*WHAT YOU SHOULD DO*
In the entries below, find every line with the string "degrees" and copy it.

......

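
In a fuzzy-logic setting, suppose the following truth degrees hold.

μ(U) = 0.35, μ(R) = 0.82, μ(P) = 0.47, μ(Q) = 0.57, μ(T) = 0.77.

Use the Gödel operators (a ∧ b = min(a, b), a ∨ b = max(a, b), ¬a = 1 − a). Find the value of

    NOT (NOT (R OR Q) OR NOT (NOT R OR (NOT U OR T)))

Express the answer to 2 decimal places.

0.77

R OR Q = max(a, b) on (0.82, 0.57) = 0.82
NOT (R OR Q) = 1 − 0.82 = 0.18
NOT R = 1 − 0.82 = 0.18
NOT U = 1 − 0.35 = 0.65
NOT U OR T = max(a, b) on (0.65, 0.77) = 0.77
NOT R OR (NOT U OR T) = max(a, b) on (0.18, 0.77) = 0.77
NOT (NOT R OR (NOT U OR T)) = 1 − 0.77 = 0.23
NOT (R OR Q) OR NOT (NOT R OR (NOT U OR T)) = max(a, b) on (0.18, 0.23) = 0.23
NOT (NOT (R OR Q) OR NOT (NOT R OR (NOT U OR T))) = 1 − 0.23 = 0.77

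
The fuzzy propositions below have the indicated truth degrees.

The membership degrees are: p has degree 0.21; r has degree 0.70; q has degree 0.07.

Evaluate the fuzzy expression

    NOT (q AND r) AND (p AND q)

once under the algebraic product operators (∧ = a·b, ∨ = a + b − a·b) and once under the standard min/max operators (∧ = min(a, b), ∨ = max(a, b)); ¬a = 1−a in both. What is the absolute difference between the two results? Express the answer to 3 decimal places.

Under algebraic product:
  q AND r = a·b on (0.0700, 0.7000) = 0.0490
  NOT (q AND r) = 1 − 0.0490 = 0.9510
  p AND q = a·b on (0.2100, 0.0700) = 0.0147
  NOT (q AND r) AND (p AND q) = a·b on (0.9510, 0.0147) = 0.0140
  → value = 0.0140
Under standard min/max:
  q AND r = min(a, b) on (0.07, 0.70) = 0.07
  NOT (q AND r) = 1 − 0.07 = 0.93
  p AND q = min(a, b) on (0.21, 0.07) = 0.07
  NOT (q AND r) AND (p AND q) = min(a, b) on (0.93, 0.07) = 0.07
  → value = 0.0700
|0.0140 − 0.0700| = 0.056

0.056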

......

*REPLY*
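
In a fuzzy-logic setting, suppose the following truth degrees hold.
The fuzzy propositions below have the indicated truth degrees.
The membership degrees are: p has degree 0.21; r has degree 0.70; q has degree 0.07.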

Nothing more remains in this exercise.